◆ GIVEN INFORMATION
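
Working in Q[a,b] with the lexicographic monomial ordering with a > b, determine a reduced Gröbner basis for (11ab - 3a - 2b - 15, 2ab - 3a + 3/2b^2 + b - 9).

f_1 = 11ab - 3a - 2b - 15, LT = ab.
f_2 = 2ab - 3a + 3/2b^2 + b - 9, LT = ab.

S(f_1,f_2): lcm = ab. S = 27/22a - 3/4b^2 - 15/22b + 69/22.
  reduce S modulo (f_1, f_2):
  remainder 27/22a - 3/4b^2 - 15/22b + 69/22 ≠ 0; add g_3 = 27/22a - 3/4b^2 - 15/22b + 69/22 to the basis.

S(f_1,g_3): lcm = ab. S = -3/11a + 11/18b^3 + 5/9b^2 - 271/99b - 15/11.
  reduce S modulo (f_1, f_2, g_3):
  remainder 11/18b^3 + 7/18b^2 - 26/9b - 2/3 ≠ 0; add g_4 = 11/18b^3 + 7/18b^2 - 26/9b - 2/3 to the basis.

The other S-polynomials (S(f_2,g_3), S(f_1,g_4), S(f_2,g_4), S(g_3,g_4)) all reduce to 0 modulo the current basis, so we have a Gröbner basis.
Inter-reduce: drop elements whose leading term is divisible by another's, tail-reduce, and make monic.

G = {a - 11/18b^2 - 5/9b + 23/9, b^3 + 7/11b^2 - 52/11b - 12/11}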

◆ WHAT YOU SHOULD DO
Transcription of the listing must be exact and complete.

◆ WRITTEN SOLUTION
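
Working in Q[a,b] with the lexicographic monomial ordering with a > b, determine a reduced Gröbner basis for (11ab - 3a - 2b - 15, 2ab - 3a + 3/2b^2 + b - 9).

f_1 = 11ab - 3a - 2b - 15, LT = ab.
f_2 = 2ab - 3a + 3/2b^2 + b - 9, LT = ab.

S(f_1,f_2): lcm = ab. S = 27/22a - 3/4b^2 - 15/22b + 69/22.
  reduce S modulo (f_1, f_2):
  remainder 27/22a - 3/4b^2 - 15/22b + 69/22 ≠ 0; add g_3 = 27/22a - 3/4b^2 - 15/22b + 69/22 to the basis.

S(f_1,g_3): lcm = ab. S = -3/11a + 11/18b^3 + 5/9b^2 - 271/99b - 15/11.
  reduce S modulo (f_1, f_2, g_3):
  remainder 11/18b^3 + 7/18b^2 - 26/9b - 2/3 ≠ 0; add g_4 = 11/18b^3 + 7/18b^2 - 26/9b - 2/3 to the basis.

The other S-polynomials (S(f_2,g_3), S(f_1,g_4), S(f_2,g_4), S(g_3,g_4)) all reduce to 0 modulo the current basis, so we have a Gröbner basis.
Inter-reduce: drop elements whose leading term is divisible by another's, tail-reduce, and make monic.

G = {a - 11/18b^2 - 5/9b + 23/9, b^3 + 7/11b^2 - 52/11b - 12/11}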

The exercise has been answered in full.